■ **Data extract**:
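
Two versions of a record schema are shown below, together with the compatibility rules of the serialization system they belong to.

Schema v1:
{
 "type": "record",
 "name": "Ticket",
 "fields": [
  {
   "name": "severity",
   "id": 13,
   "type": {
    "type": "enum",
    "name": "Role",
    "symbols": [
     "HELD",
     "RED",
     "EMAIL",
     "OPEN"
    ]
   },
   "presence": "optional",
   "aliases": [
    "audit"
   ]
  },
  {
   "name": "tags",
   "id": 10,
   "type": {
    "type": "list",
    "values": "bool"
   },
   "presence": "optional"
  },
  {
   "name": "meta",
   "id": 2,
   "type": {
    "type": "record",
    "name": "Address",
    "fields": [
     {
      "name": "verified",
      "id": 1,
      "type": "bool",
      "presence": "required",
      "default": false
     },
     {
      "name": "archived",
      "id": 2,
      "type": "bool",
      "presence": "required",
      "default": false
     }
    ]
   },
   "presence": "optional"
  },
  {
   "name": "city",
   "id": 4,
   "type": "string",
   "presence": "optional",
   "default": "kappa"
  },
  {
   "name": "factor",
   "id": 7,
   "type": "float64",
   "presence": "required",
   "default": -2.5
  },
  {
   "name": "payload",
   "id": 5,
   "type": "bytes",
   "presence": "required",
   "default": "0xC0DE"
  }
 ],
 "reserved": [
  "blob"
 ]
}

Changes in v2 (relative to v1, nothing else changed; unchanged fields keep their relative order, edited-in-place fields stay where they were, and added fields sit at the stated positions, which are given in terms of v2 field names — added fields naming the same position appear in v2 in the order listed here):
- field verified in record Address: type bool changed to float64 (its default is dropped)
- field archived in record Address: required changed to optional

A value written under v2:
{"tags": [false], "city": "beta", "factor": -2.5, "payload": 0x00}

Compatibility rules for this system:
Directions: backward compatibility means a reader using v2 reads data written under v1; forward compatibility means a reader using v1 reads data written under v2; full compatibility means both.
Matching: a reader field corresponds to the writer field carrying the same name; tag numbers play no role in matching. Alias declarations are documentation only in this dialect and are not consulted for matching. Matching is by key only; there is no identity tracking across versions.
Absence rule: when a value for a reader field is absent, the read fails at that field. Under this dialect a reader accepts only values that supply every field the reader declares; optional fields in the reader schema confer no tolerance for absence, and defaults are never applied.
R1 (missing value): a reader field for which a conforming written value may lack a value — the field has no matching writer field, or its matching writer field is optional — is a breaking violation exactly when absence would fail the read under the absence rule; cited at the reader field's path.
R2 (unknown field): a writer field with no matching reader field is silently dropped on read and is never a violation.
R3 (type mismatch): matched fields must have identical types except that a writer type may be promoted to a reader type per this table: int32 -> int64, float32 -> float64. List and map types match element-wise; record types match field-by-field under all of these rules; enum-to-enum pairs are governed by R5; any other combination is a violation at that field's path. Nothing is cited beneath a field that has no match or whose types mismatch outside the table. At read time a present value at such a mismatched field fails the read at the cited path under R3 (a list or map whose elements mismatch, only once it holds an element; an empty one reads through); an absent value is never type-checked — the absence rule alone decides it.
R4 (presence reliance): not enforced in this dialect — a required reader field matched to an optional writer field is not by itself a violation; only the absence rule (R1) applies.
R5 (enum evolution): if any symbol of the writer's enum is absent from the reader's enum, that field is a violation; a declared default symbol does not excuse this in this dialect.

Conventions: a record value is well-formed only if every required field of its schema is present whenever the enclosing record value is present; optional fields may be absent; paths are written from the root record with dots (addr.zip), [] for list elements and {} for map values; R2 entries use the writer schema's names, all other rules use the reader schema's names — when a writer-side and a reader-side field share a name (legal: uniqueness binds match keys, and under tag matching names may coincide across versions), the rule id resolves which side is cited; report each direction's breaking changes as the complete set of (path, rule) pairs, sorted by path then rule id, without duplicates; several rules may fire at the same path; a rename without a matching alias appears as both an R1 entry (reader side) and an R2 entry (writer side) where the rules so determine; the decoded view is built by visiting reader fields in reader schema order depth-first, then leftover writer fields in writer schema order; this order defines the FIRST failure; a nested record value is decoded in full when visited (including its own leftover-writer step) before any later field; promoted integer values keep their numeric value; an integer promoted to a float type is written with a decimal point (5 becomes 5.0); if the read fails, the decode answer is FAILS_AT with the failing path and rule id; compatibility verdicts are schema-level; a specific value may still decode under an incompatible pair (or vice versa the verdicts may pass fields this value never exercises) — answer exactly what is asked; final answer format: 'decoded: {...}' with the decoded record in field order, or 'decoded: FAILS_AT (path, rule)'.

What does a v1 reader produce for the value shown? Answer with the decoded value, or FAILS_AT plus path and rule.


decoded: FAILS_AT (severity, R1)

the writer's type comes first in each Ticket pair
migrating the Ticket value to v1:
  read fails at severity under R1 (no fill)
  => FAILS_AT (severity, R1)
ruling out the remaining Ticket differences:
  field verified in record Address: type bool changed to float64 (its default is dropped) -> schema-level compatibility only; this Ticket value's decode is unchanged
  field archived in record Address: required changed to optional -> schema-level compatibility only; this Ticket value's decode is unchanged


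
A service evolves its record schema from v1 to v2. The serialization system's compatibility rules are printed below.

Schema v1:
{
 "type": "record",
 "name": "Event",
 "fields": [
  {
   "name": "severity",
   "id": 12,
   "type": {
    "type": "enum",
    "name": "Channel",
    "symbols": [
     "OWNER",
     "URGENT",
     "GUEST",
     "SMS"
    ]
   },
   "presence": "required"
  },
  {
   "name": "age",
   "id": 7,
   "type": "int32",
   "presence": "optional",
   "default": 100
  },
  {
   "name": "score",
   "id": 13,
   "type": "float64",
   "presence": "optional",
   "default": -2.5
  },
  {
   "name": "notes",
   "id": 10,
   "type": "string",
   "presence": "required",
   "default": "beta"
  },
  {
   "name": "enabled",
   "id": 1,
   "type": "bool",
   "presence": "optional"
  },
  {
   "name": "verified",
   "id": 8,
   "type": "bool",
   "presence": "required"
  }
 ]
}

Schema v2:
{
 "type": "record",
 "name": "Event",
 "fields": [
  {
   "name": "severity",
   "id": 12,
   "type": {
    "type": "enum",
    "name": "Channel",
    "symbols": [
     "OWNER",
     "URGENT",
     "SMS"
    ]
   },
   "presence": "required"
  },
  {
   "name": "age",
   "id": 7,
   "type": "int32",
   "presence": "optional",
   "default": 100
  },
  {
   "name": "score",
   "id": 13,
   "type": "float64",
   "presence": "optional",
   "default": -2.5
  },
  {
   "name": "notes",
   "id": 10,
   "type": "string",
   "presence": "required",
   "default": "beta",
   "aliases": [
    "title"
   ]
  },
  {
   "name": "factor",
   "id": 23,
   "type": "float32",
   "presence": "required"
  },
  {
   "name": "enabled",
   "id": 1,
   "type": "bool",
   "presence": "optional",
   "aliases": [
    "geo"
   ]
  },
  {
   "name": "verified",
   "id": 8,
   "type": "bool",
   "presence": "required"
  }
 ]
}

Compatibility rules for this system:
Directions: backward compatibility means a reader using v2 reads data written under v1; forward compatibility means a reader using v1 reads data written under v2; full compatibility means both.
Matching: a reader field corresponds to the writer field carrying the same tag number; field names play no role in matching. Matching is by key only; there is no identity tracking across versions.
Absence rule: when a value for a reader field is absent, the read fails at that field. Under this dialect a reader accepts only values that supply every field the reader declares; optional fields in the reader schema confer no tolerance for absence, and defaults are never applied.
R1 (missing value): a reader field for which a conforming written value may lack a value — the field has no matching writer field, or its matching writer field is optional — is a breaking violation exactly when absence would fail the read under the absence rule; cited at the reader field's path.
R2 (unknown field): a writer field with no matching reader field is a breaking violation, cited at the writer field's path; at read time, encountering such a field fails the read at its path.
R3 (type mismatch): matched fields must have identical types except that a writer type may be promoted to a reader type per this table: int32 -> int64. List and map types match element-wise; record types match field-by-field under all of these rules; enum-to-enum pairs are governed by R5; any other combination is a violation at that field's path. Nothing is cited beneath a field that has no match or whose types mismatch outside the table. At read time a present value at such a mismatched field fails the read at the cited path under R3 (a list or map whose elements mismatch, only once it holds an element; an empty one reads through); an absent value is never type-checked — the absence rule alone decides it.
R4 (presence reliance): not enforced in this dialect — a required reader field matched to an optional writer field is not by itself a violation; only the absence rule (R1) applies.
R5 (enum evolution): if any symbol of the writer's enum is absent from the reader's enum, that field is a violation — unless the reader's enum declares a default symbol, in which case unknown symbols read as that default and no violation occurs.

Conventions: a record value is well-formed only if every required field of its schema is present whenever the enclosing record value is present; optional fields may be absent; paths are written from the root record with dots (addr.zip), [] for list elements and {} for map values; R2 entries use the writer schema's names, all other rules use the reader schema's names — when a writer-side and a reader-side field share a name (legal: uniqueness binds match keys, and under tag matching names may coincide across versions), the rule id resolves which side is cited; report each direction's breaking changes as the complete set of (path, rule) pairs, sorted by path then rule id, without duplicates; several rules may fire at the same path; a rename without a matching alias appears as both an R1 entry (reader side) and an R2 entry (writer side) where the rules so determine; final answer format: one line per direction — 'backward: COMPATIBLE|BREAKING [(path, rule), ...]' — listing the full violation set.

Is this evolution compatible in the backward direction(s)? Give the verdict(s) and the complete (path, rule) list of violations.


in Event below, arrows point writer -> reader
backward for Event (reader v2, writer v1):
  severity: Channel -> Channel, writer required; from severity
  age: int32 -> int32, writer optional; from age
  score: float64 -> float64, writer optional; from score
  notes: string -> string, writer required; from notes
  factor has no writer counterpart
  enabled: bool -> bool, writer optional; from enabled
  verified: bool -> bool, writer required; from verified
  R1 fires at age
  R1 fires at enabled
  R1 fires at factor
  R1 fires at score
  R5 fires at severity
  => backward verdict for Event: BREAKING, 5 violation(s)

backward: BREAKING [(age, R1), (enabled, R1), (factor, R1), (score, R1), (severity, R5)]


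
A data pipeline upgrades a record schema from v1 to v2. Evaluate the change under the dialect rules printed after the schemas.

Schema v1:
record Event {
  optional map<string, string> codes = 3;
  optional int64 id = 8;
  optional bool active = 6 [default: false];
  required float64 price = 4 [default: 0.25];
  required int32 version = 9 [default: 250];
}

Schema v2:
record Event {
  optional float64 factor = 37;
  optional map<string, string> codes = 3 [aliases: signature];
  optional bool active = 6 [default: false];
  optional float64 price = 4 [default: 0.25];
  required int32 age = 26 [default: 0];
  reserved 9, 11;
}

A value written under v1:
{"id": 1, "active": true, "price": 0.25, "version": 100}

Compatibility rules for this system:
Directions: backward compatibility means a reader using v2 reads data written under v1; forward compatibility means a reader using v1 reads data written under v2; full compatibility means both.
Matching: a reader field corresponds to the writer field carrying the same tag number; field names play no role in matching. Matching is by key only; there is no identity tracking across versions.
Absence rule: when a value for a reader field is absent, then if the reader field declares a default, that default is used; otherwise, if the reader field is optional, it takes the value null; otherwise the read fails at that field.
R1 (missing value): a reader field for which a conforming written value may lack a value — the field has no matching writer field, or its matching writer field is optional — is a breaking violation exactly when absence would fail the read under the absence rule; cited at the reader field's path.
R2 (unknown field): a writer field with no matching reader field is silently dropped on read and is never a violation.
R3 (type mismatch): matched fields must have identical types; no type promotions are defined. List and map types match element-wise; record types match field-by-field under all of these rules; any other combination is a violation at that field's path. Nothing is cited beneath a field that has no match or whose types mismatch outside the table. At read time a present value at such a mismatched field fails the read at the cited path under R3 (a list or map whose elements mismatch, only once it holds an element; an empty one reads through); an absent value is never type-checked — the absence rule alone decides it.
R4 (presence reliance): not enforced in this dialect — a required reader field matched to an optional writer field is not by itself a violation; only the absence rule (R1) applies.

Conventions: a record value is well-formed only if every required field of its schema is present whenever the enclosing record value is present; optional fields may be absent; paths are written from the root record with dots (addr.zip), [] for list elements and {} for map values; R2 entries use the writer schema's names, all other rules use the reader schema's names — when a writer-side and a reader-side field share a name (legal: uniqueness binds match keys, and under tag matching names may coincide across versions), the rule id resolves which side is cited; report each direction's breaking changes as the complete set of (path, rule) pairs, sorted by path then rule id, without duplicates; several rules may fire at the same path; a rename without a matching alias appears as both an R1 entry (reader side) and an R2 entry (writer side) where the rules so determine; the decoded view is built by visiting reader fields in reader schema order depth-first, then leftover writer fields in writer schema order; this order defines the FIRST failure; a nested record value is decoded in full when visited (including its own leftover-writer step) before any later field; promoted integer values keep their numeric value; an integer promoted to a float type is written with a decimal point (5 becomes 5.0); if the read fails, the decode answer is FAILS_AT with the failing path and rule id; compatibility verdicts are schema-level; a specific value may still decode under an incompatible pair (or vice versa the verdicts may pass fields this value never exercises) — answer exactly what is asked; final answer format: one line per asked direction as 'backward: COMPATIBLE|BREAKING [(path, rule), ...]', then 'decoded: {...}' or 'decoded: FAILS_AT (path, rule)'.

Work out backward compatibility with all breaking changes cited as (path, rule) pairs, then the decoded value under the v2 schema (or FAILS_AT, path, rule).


arrows below run writer -> reader for Event
backward pass over Event, reader schema v2, writer schema v1:
  factor: no writer match
  map<string, string> -> map<string, string>, writer optional: codes aligns to codes
  bool -> bool, writer optional: active aligns to active
  float64 -> float64, writer required: price aligns to price
  age: no writer match
  writer field id has no reader counterpart
  writer field version has no reader counterpart
  nothing fires on Event: backward is COMPATIBLE
decode (reader v2):
  factor := null (absent, optional -> null)
  codes := null (absent, optional -> null)
  active := true
  price := 0.25
  age := 0 (absent -> default)
  writer id: unknown -> dropped
  writer version: unknown -> dropped
  => decoded: {"factor": null, "codes": null, "active": true, "price": 0.25, "age": 0}
diffs on Event not affecting the asked answer:
  field price in record Event: required changed to optional -> fires no rule on Event, leaving the asked answer as it is

backward: COMPATIBLE []; decoded: {"factor": null, "codes": null, "active": true, "price": 0.25, "age": 0}


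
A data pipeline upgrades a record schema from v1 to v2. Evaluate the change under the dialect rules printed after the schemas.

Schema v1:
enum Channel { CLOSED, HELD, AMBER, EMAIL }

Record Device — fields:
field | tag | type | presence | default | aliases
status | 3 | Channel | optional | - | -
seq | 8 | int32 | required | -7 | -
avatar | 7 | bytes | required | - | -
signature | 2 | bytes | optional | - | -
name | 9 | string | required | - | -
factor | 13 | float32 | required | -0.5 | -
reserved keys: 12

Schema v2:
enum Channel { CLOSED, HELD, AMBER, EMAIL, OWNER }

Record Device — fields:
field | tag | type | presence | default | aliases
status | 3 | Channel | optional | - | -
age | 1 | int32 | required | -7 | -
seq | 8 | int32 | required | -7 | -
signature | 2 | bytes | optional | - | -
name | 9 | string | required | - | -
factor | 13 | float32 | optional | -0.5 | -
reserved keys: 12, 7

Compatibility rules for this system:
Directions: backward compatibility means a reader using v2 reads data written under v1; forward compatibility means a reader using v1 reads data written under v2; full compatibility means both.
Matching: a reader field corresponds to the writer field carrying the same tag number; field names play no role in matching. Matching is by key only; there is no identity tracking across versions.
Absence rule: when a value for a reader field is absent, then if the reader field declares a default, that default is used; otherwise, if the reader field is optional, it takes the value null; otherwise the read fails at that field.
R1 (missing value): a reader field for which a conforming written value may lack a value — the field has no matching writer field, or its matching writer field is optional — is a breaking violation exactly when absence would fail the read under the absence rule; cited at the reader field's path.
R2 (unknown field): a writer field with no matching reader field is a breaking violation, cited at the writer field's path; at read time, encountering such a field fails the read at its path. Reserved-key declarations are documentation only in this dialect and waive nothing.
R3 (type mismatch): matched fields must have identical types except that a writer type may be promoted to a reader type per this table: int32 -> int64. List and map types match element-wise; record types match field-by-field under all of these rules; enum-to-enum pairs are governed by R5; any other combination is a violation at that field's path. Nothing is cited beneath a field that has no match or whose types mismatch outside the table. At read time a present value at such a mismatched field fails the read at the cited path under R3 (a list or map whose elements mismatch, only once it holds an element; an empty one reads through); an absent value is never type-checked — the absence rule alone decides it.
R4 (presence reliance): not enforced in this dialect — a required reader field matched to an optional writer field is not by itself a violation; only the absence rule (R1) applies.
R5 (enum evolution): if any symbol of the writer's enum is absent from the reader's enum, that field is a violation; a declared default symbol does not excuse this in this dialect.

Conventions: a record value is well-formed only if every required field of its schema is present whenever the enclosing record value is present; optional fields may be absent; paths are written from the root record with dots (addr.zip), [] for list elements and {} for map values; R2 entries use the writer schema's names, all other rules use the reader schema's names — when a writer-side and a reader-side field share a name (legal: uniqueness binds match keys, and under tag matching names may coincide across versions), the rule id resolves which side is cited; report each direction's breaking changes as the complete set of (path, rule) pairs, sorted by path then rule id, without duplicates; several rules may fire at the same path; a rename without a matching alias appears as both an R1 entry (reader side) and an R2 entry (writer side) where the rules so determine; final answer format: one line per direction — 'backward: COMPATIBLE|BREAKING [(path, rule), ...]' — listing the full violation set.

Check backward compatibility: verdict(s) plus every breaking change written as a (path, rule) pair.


arrows below run writer -> reader for Device
checking backward for Device: reader v2 against writer v1:
  writer optional, Channel -> Channel: reader status maps from writer status
  no writer field matches reader age
  writer required, int32 -> int32: reader seq maps from writer seq
  writer optional, bytes -> bytes: reader signature maps from writer signature
  writer required, string -> string: reader name maps from writer name
  writer required, float32 -> float32: reader factor maps from writer factor
  leftover writer field: avatar
  R2 fires at avatar
  backward on Device therefore BREAKING (1)
remaining Device differences; none change what is asked:
  enum Channel (field status in record Device): symbol OWNER added -> its effect on Device is confined to the forward direction, not asked
  added field age to record Device: required int32, tag 1, default -7 (in v2 it sits immediately before seq) -> its effect on Device is confined to the forward direction, not asked
  field factor in record Device: required changed to optional -> no rule fires on it in Device's dialect; the asked verdict holds

backward: BREAKING [(avatar, R2)]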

■ **Your assignment**: Going down from the first line of the entries above, restate each line word for word until the line holding "Changes in v2" is done.

■ **Result of the task**:
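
Two versions of a record schema are shown below, together with the compatibility rules of the serialization system they belong to.

Schema v1:
{
 "type": "record",
 "name": "Ticket",
 "fields": [
  {
   "name": "severity",
   "id": 13,
   "type": {
    "type": "enum",
    "name": "Role",
    "symbols": [
     "HELD",
     "RED",
     "EMAIL",
     "OPEN"
    ]
   },
   "presence": "optional",
   "aliases": [
    "audit"
   ]
  },
  {
   "name": "tags",
   "id": 10,
   "type": {
    "type": "list",
    "values": "bool"
   },
   "presence": "optional"
  },
  {
   "name": "meta",
   "id": 2,
   "type": {
    "type": "record",
    "name": "Address",
    "fields": [
     {
      "name": "verified",
      "id": 1,
      "type": "bool",
      "presence": "required",
      "default": false
     },
     {
      "name": "archived",
      "id": 2,
      "type": "bool",
      "presence": "required",
      "default": false
     }
    ]
   },
   "presence": "optional"
  },
  {
   "name": "city",
   "id": 4,
   "type": "string",
   "presence": "optional",
   "default": "kappa"
  },
  {
   "name": "factor",
   "id": 7,
   "type": "float64",
   "presence": "required",
   "default": -2.5
  },
  {
   "name": "payload",
   "id": 5,
   "type": "bytes",
   "presence": "required",
   "default": "0xC0DE"
  }
 ],
 "reserved": [
  "blob"
 ]
}

Changes in v2 (relative to v1, nothing else changed; unchanged fields keep their relative order, edited-in-place fields stay where they were, and added fields sit at the stated positions, which are given in terms of v2 field names — added fields naming the same position appear in v2 in the order listed here):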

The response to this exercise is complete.